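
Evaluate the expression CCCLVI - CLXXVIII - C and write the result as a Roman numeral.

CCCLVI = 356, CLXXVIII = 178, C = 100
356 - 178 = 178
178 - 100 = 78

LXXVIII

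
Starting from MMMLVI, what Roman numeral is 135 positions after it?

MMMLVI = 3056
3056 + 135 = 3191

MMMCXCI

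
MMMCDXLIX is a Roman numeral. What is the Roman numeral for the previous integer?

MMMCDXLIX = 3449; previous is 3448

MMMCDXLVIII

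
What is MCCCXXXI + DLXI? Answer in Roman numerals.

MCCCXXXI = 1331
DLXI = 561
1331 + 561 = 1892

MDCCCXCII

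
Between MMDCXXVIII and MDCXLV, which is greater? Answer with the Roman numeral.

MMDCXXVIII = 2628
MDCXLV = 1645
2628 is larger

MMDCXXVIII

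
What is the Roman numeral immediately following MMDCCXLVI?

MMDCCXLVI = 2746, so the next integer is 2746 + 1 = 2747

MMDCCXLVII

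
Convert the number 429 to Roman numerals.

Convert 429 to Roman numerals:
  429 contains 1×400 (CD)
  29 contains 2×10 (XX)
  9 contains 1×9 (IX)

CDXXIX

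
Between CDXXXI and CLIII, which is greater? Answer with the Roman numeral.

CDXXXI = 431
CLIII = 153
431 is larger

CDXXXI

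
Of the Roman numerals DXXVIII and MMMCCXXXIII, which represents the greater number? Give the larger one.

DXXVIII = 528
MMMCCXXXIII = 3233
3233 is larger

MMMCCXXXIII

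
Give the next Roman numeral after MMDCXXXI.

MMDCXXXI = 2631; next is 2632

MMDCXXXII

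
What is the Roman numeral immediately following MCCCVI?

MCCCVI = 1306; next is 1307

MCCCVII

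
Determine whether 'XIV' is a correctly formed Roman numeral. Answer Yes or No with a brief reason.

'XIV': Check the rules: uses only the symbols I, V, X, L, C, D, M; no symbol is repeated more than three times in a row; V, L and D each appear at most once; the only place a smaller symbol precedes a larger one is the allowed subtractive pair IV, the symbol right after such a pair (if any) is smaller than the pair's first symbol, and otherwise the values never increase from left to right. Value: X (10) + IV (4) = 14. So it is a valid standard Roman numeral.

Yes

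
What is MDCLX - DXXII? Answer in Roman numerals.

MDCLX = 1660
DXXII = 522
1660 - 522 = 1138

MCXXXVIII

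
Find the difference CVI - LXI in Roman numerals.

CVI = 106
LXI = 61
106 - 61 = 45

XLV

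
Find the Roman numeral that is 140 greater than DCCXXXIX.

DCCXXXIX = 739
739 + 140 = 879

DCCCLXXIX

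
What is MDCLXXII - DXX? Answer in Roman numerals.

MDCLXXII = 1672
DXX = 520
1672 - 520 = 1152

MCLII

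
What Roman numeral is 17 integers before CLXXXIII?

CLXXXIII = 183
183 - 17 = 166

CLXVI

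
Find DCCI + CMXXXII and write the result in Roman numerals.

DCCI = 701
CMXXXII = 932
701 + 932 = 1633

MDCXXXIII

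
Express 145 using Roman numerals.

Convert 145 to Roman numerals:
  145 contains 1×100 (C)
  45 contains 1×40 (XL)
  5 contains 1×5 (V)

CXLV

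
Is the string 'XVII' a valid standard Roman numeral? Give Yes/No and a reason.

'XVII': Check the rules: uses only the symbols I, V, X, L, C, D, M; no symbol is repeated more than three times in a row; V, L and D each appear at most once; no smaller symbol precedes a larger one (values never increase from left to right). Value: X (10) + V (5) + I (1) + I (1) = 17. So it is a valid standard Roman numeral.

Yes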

::::::

§ Work request
Using the listing above, please repeat every entry exactly.

§ Response to this task
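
Evaluate the expression CCCLVI - CLXXVIII - C and write the result as a Roman numeral.

CCCLVI = 356, CLXXVIII = 178, C = 100
356 - 178 = 178
178 - 100 = 78

LXXVIII

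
Starting from MMMLVI, what Roman numeral is 135 positions after it?

MMMLVI = 3056
3056 + 135 = 3191

MMMCXCI

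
MMMCDXLIX is a Roman numeral. What is the Roman numeral for the previous integer?

MMMCDXLIX = 3449; previous is 3448

MMMCDXLVIII

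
What is MCCCXXXI + DLXI? Answer in Roman numerals.

MCCCXXXI = 1331
DLXI = 561
1331 + 561 = 1892

MDCCCXCII

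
Between MMDCXXVIII and MDCXLV, which is greater? Answer with the Roman numeral.

MMDCXXVIII = 2628
MDCXLV = 1645
2628 is larger

MMDCXXVIII

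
What is the Roman numeral immediately following MMDCCXLVI?

MMDCCXLVI = 2746, so the next integer is 2746 + 1 = 2747

MMDCCXLVII

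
Convert the number 429 to Roman numerals.

Convert 429 to Roman numerals:
  429 contains 1×400 (CD)
  29 contains 2×10 (XX)
  9 contains 1×9 (IX)

CDXXIX

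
Between CDXXXI and CLIII, which is greater? Answer with the Roman numeral.

CDXXXI = 431
CLIII = 153
431 is larger

CDXXXI

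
Of the Roman numerals DXXVIII and MMMCCXXXIII, which represents the greater number? Give the larger one.

DXXVIII = 528
MMMCCXXXIII = 3233
3233 is larger

MMMCCXXXIII

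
Give the next Roman numeral after MMDCXXXI.

MMDCXXXI = 2631; next is 2632

MMDCXXXII

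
What is the Roman numeral immediately following MCCCVI?

MCCCVI = 1306; next is 1307

MCCCVII

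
Determine whether 'XIV' is a correctly formed Roman numeral. Answer Yes or No with a brief reason.

'XIV': Check the rules: uses only the symbols I, V, X, L, C, D, M; no symbol is repeated more than three times in a row; V, L and D each appear at most once; the only place a smaller symbol precedes a larger one is the allowed subtractive pair IV, the symbol right after such a pair (if any) is smaller than the pair's first symbol, and otherwise the values never increase from left to right. Value: X (10) + IV (4) = 14. So it is a valid standard Roman numeral.

Yes

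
What is MDCLX - DXXII? Answer in Roman numerals.

MDCLX = 1660
DXXII = 522
1660 - 522 = 1138

MCXXXVIII

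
Find the difference CVI - LXI in Roman numerals.

CVI = 106
LXI = 61
106 - 61 = 45

XLV

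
Find the Roman numeral that is 140 greater than DCCXXXIX.

DCCXXXIX = 739
739 + 140 = 879

DCCCLXXIX

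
What is MDCLXXII - DXX? Answer in Roman numerals.

MDCLXXII = 1672
DXX = 520
1672 - 520 = 1152

MCLII

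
What Roman numeral is 17 integers before CLXXXIII?

CLXXXIII = 183
183 - 17 = 166

CLXVI

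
Find DCCI + CMXXXII and write the result in Roman numerals.

DCCI = 701
CMXXXII = 932
701 + 932 = 1633

MDCXXXIII

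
Express 145 using Roman numerals.

Convert 145 to Roman numerals:
  145 contains 1×100 (C)
  45 contains 1×40 (XL)
  5 contains 1×5 (V)

CXLV

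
Is the string 'XVII' a valid standard Roman numeral? Give Yes/No and a reason.

'XVII': Check the rules: uses only the symbols I, V, X, L, C, D, M; no symbol is repeated more than three times in a row; V, L and D each appear at most once; no smaller symbol precedes a larger one (values never increase from left to right). Value: X (10) + V (5) + I (1) + I (1) = 17. So it is a valid standard Roman numeral.

Yes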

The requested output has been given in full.